Work item: Every record listed below should be copied exactly.

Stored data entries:

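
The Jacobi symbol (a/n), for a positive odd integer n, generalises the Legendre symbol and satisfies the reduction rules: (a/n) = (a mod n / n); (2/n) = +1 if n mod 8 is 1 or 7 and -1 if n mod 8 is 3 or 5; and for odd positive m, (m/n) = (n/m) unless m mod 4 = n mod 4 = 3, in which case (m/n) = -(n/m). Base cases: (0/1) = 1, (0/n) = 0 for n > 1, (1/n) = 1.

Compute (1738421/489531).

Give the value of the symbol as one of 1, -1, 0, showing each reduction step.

-1

(1738421/489531): 1738421 mod 489531 = 269828, so (1738421/489531) = (269828/489531)
factor out 2^2: 269828 = 2^2·67457; with 489531 mod 8 = 3, (2/489531) = -1; sign now +1; continue with (67457/489531)
flip (67457/489531) -> (489531/67457): both odd, 67457 mod 4 = 1, 489531 mod 4 = 3, so the flip contributes +1; sign now +1
(489531/67457): 489531 mod 67457 = 17332, so (489531/67457) = (17332/67457)
factor out 2^2: 17332 = 2^2·4333; with 67457 mod 8 = 1, (2/67457) = +1; sign now +1; continue with (4333/67457)
flip (4333/67457) -> (67457/4333): both odd, 4333 mod 4 = 1, 67457 mod 4 = 1, so the flip contributes +1; sign now +1
(67457/4333): 67457 mod 4333 = 2462, so (67457/4333) = (2462/4333)
factor out 2^1: 2462 = 2^1·1231; with 4333 mod 8 = 5, (2/4333) = -1; sign now -1; continue with (1231/4333)
flip (1231/4333) -> (4333/1231): both odd, 1231 mod 4 = 3, 4333 mod 4 = 1, so the flip contributes +1; sign now -1
(4333/1231): 4333 mod 1231 = 640, so (4333/1231) = (640/1231)
factor out 2^7: 640 = 2^7·5; with 1231 mod 8 = 7, (2/1231) = +1; sign now -1; continue with (5/1231)
flip (5/1231) -> (1231/5): both odd, 5 mod 4 = 1, 1231 mod 4 = 3, so the flip contributes +1; sign now -1
(1231/5): 1231 mod 5 = 1, so (1231/5) = (1/5)
reached (1/5) = 1, so the symbol is -1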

Exercise answer:
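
The Jacobi symbol (a/n), for a positive odd integer n, generalises the Legendre symbol and satisfies the reduction rules: (a/n) = (a mod n / n); (2/n) = +1 if n mod 8 is 1 or 7 and -1 if n mod 8 is 3 or 5; and for odd positive m, (m/n) = (n/m) unless m mod 4 = n mod 4 = 3, in which case (m/n) = -(n/m). Base cases: (0/1) = 1, (0/n) = 0 for n > 1, (1/n) = 1.

Compute (1738421/489531).

Give the value of the symbol as one of 1, -1, 0, showing each reduction step.

-1

(1738421/489531): 1738421 mod 489531 = 269828, so (1738421/489531) = (269828/489531)
factor out 2^2: 269828 = 2^2·67457; with 489531 mod 8 = 3, (2/489531) = -1; sign now +1; continue with (67457/489531)
flip (67457/489531) -> (489531/67457): both odd, 67457 mod 4 = 1, 489531 mod 4 = 3, so the flip contributes +1; sign now +1
(489531/67457): 489531 mod 67457 = 17332, so (489531/67457) = (17332/67457)
factor out 2^2: 17332 = 2^2·4333; with 67457 mod 8 = 1, (2/67457) = +1; sign now +1; continue with (4333/67457)
flip (4333/67457) -> (67457/4333): both odd, 4333 mod 4 = 1, 67457 mod 4 = 1, so the flip contributes +1; sign now +1
(67457/4333): 67457 mod 4333 = 2462, so (67457/4333) = (2462/4333)
factor out 2^1: 2462 = 2^1·1231; with 4333 mod 8 = 5, (2/4333) = -1; sign now -1; continue with (1231/4333)
flip (1231/4333) -> (4333/1231): both odd, 1231 mod 4 = 3, 4333 mod 4 = 1, so the flip contributes +1; sign now -1
(4333/1231): 4333 mod 1231 = 640, so (4333/1231) = (640/1231)
factor out 2^7: 640 = 2^7·5; with 1231 mod 8 = 7, (2/1231) = +1; sign now -1; continue with (5/1231)
flip (5/1231) -> (1231/5): both odd, 5 mod 4 = 1, 1231 mod 4 = 3, so the flip contributes +1; sign now -1
(1231/5): 1231 mod 5 = 1, so (1231/5) = (1/5)
reached (1/5) = 1, so the symbol is -1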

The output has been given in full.